• [Input data]:
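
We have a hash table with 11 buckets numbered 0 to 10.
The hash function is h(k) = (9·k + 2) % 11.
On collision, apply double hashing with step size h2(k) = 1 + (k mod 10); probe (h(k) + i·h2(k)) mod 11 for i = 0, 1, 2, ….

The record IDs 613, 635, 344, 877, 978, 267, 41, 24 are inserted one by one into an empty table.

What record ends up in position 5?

Insert 613: h=8, slot 8 empty -> index 8.
Insert 635: h=8, h2=6, slot 8 occupied -> index 3.
Insert 344: h=7, slot 7 empty -> index 7.
Insert 877: h=8, h2=8, slot 8 occupied -> index 5.
Insert 978: h=4, slot 4 empty -> index 4.
Insert 267: h=7, h2=8, slots 7,4 occupied -> index 1.
Insert 41: h=8, h2=2, slot 8 occupied -> index 10.
Insert 24: h=9, slot 9 empty -> index 9.
Table: [∅, 267, ∅, 635, 978, 877, ∅, 344, 613, 24, 41]

877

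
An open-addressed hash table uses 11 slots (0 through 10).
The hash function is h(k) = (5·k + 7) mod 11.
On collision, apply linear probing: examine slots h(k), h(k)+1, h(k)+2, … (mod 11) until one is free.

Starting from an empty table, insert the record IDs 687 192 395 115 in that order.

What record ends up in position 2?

395

Insert 687: h=10, slot 10 empty → index 10.
Insert 192: h=10, slot 10 occupied → index 0.
Insert 395: h=2, slot 2 empty → index 2.
Insert 115: h=10, slots 10,0 occupied → index 1.
Table: [192, 115, 395, ., ., ., ., ., ., ., 687]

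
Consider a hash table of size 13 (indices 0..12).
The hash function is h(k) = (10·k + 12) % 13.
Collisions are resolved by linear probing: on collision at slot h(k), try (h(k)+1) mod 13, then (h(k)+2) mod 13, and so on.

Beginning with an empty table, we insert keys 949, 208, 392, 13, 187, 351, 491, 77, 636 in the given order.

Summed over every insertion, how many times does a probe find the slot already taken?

9

949: h=12 -> slot 12
208: h=12, probe 12,0 -> slot 0
392: h=6 -> slot 6
13: h=12, probe 12,0,1 -> slot 1
187: h=10 -> slot 10
351: h=12, probe 12,0,1,2 -> slot 2
491: h=8 -> slot 8
77: h=2, probe 2,3 -> slot 3
636: h=2, probe 2,3,4 -> slot 4
Table: [208, 13, 351, 77, 636, —, 392, —, 491, —, 187, —, 949]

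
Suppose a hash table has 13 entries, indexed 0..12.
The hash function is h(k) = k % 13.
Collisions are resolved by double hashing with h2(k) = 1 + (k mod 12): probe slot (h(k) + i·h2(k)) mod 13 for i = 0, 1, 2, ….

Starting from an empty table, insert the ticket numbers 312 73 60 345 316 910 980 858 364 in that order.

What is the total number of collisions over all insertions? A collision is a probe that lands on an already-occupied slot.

312: h=0 -> slot 0
73: h=8 -> slot 8
60: h=8, h2=1, probe 8,9 -> slot 9
345: h=7 -> slot 7
316: h=4 -> slot 4
910: h=0, h2=11, probe 0,11 -> slot 11
980: h=5 -> slot 5
858: h=0, h2=7, probe 0,7,1 -> slot 1
364: h=0, h2=5, probe 0,5,10 -> slot 10
Table: [312, 858, ∅, ∅, 316, 980, ∅, 345, 73, 60, 364, 910, ∅]

6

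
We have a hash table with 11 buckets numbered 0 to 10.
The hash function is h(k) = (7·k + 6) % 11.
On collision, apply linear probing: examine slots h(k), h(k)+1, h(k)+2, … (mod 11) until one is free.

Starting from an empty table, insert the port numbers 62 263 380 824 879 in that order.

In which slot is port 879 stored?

62 hashes to 0; slot 0 is free => place at 0.
263 hashes to 10; slot 10 is free => place at 10.
380 hashes to 4; slot 4 is free => place at 4.
824 hashes to 10; 10,0 taken => place at 1.
879 hashes to 10; 10,0,1 taken => place at 2.
Table: [62, 824, 879, ., 380, ., ., ., ., ., 263]

2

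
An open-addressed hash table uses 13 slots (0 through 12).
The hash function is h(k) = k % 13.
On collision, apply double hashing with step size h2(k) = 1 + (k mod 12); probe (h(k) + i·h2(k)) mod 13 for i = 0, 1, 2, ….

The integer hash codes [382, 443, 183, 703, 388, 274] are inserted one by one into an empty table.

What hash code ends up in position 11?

Insert 382: h=5, slot 5 empty => index 5.
Insert 443: h=1, slot 1 empty => index 1.
Insert 183: h=1, h2=4, slots 1,5 occupied => index 9.
Insert 703: h=1, h2=8, slots 1,9 occupied => index 4.
Insert 388: h=11, slot 11 empty => index 11.
Insert 274: h=1, h2=11, slot 1 occupied => index 12.
Table: [_, 443, _, _, 703, 382, _, _, _, 183, _, 388, 274]

388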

• [Problem statement]: Using the data above, transcribe the lines that run from the line with "The record IDs 613, 635, 344, 877, 978, 267, 41, 24" to the line with "Consider a hash", both ends kept, and output nothing else.

• [Response area]:
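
The record IDs 613, 635, 344, 877, 978, 267, 41, 24 are inserted one by one into an empty table.

What record ends up in position 5?

Insert 613: h=8, slot 8 empty -> index 8.
Insert 635: h=8, h2=6, slot 8 occupied -> index 3.
Insert 344: h=7, slot 7 empty -> index 7.
Insert 877: h=8, h2=8, slot 8 occupied -> index 5.
Insert 978: h=4, slot 4 empty -> index 4.
Insert 267: h=7, h2=8, slots 7,4 occupied -> index 1.
Insert 41: h=8, h2=2, slot 8 occupied -> index 10.
Insert 24: h=9, slot 9 empty -> index 9.
Table: [∅, 267, ∅, 635, 978, 877, ∅, 344, 613, 24, 41]

877

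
An open-addressed hash table uses 11 slots (0 through 10).
The hash function is h(k) = (5·k + 7) mod 11.
On collision, apply linear probing: examine slots h(k), h(k)+1, h(k)+2, … (mod 11) until one is free.

Starting from an empty table, insert the record IDs 687 192 395 115 in that order.

What record ends up in position 2?

395

Insert 687: h=10, slot 10 empty → index 10.
Insert 192: h=10, slot 10 occupied → index 0.
Insert 395: h=2, slot 2 empty → index 2.
Insert 115: h=10, slots 10,0 occupied → index 1.
Table: [192, 115, 395, ., ., ., ., ., ., ., 687]

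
Consider a hash table of size 13 (indices 0..12).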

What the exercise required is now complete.